● **Exercise**:
Print out all the records, word for word.

(Collected data entries)
↓
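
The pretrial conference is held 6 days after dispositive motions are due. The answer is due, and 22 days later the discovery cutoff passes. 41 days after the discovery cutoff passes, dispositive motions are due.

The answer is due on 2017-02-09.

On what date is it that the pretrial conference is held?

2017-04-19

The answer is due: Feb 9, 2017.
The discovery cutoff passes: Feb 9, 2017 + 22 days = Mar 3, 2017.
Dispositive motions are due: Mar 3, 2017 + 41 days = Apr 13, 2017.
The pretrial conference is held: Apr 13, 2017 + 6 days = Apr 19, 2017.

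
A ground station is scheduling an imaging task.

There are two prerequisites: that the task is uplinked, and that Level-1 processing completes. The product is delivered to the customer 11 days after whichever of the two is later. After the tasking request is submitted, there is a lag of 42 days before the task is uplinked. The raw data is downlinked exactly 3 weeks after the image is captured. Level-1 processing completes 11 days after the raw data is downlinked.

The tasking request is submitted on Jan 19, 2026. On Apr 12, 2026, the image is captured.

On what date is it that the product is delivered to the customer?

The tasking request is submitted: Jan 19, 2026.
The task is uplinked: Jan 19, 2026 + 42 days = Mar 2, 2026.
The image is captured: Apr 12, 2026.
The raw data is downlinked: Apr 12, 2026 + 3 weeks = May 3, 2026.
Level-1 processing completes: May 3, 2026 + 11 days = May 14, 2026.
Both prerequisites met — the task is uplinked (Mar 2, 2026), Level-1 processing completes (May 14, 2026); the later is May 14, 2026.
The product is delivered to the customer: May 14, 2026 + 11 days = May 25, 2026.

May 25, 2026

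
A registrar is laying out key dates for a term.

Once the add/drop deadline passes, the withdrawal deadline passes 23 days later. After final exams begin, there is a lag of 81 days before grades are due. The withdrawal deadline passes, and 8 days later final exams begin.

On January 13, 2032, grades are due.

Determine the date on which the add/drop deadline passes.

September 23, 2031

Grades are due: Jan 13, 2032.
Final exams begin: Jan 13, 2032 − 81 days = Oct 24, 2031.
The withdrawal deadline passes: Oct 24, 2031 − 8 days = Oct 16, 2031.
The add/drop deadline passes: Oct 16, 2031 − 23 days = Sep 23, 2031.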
↑
● **Exercise output**:
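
The pretrial conference is held 6 days after dispositive motions are due. The answer is due, and 22 days later the discovery cutoff passes. 41 days after the discovery cutoff passes, dispositive motions are due.

The answer is due on 2017-02-09.

On what date is it that the pretrial conference is held?

2017-04-19

The answer is due: Feb 9, 2017.
The discovery cutoff passes: Feb 9, 2017 + 22 days = Mar 3, 2017.
Dispositive motions are due: Mar 3, 2017 + 41 days = Apr 13, 2017.
The pretrial conference is held: Apr 13, 2017 + 6 days = Apr 19, 2017.

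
A ground station is scheduling an imaging task.

There are two prerequisites: that the task is uplinked, and that Level-1 processing completes. The product is delivered to the customer 11 days after whichever of the two is later. After the tasking request is submitted, there is a lag of 42 days before the task is uplinked. The raw data is downlinked exactly 3 weeks after the image is captured. Level-1 processing completes 11 days after the raw data is downlinked.

The tasking request is submitted on Jan 19, 2026. On Apr 12, 2026, the image is captured.

On what date is it that the product is delivered to the customer?

The tasking request is submitted: Jan 19, 2026.
The task is uplinked: Jan 19, 2026 + 42 days = Mar 2, 2026.
The image is captured: Apr 12, 2026.
The raw data is downlinked: Apr 12, 2026 + 3 weeks = May 3, 2026.
Level-1 processing completes: May 3, 2026 + 11 days = May 14, 2026.
Both prerequisites met — the task is uplinked (Mar 2, 2026), Level-1 processing completes (May 14, 2026); the later is May 14, 2026.
The product is delivered to the customer: May 14, 2026 + 11 days = May 25, 2026.

May 25, 2026

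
A registrar is laying out key dates for a term.

Once the add/drop deadline passes, the withdrawal deadline passes 23 days later. After final exams begin, there is a lag of 81 days before grades are due. The withdrawal deadline passes, and 8 days later final exams begin.

On January 13, 2032, grades are due.

Determine the date on which the add/drop deadline passes.

September 23, 2031

Grades are due: Jan 13, 2032.
Final exams begin: Jan 13, 2032 − 81 days = Oct 24, 2031.
The withdrawal deadline passes: Oct 24, 2031 − 8 days = Oct 16, 2031.
The add/drop deadline passes: Oct 16, 2031 − 23 days = Sep 23, 2031.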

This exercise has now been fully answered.